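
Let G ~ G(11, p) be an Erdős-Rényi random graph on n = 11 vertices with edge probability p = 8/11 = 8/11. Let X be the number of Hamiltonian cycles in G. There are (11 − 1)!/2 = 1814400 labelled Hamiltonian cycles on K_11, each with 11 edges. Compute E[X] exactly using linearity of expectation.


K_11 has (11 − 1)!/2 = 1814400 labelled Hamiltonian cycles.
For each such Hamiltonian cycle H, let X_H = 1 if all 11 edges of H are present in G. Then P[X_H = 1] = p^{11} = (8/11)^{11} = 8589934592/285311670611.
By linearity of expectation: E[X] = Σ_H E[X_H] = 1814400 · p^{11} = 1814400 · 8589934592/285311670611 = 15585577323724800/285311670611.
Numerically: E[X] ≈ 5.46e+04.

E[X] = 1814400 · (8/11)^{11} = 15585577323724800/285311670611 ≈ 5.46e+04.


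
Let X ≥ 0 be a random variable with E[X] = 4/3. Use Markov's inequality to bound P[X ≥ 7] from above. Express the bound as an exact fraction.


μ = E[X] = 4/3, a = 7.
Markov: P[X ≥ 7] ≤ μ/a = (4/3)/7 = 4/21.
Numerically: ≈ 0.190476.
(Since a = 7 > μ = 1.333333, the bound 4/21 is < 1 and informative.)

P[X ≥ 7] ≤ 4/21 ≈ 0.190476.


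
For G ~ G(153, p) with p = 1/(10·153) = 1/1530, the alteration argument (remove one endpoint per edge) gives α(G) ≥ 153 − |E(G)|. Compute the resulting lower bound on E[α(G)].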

☆ ☆ ☆ ☆

* What to do
All of the records must be retyped exactly as they are.

* Expected answer
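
Let G ~ G(11, p) be an Erdős-Rényi random graph on n = 11 vertices with edge probability p = 8/11 = 8/11. Let X be the number of Hamiltonian cycles in G. There are (11 − 1)!/2 = 1814400 labelled Hamiltonian cycles on K_11, each with 11 edges. Compute E[X] exactly using linearity of expectation.


K_11 has (11 − 1)!/2 = 1814400 labelled Hamiltonian cycles.
For each such Hamiltonian cycle H, let X_H = 1 if all 11 edges of H are present in G. Then P[X_H = 1] = p^{11} = (8/11)^{11} = 8589934592/285311670611.
By linearity of expectation: E[X] = Σ_H E[X_H] = 1814400 · p^{11} = 1814400 · 8589934592/285311670611 = 15585577323724800/285311670611.
Numerically: E[X] ≈ 5.46e+04.

E[X] = 1814400 · (8/11)^{11} = 15585577323724800/285311670611 ≈ 5.46e+04.


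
Let X ≥ 0 be a random variable with E[X] = 4/3. Use Markov's inequality to bound P[X ≥ 7] from above. Express the bound as an exact fraction.


μ = E[X] = 4/3, a = 7.
Markov: P[X ≥ 7] ≤ μ/a = (4/3)/7 = 4/21.
Numerically: ≈ 0.190476.
(Since a = 7 > μ = 1.333333, the bound 4/21 is < 1 and informative.)

P[X ≥ 7] ≤ 4/21 ≈ 0.190476.


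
For G ~ G(153, p) with p = 1/(10·153) = 1/1530, the alteration argument (remove one endpoint per edge) gives α(G) ≥ 153 − |E(G)|. Compute the resulting lower bound on E[α(G)].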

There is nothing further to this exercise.